• Task: Below are entries; print them exactly from the first line through the one containing "1. Form all".

• Stored items:
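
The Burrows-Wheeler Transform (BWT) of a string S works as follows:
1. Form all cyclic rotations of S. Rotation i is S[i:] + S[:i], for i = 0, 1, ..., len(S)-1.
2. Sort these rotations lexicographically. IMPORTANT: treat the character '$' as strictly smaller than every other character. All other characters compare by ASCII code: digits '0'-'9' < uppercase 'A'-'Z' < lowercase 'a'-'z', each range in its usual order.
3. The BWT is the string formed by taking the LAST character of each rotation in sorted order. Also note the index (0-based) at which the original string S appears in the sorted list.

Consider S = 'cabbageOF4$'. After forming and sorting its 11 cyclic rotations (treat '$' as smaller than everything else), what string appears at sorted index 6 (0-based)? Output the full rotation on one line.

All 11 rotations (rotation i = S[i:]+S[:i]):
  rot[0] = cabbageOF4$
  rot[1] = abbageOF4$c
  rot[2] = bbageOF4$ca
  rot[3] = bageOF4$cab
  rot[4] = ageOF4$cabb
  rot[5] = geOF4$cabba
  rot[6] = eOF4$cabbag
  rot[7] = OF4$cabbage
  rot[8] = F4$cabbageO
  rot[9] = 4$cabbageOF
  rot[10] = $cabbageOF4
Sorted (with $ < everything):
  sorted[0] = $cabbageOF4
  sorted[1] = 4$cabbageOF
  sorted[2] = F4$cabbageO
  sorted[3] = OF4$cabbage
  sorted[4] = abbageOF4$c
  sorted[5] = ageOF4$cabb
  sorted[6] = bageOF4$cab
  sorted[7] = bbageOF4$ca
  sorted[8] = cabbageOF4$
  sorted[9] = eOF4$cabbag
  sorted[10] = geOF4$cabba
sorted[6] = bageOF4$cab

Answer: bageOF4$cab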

• Answer to the exercise:
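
The Burrows-Wheeler Transform (BWT) of a string S works as follows:
1. Form all cyclic rotations of S. Rotation i is S[i:] + S[:i], for i = 0, 1, ..., len(S)-1.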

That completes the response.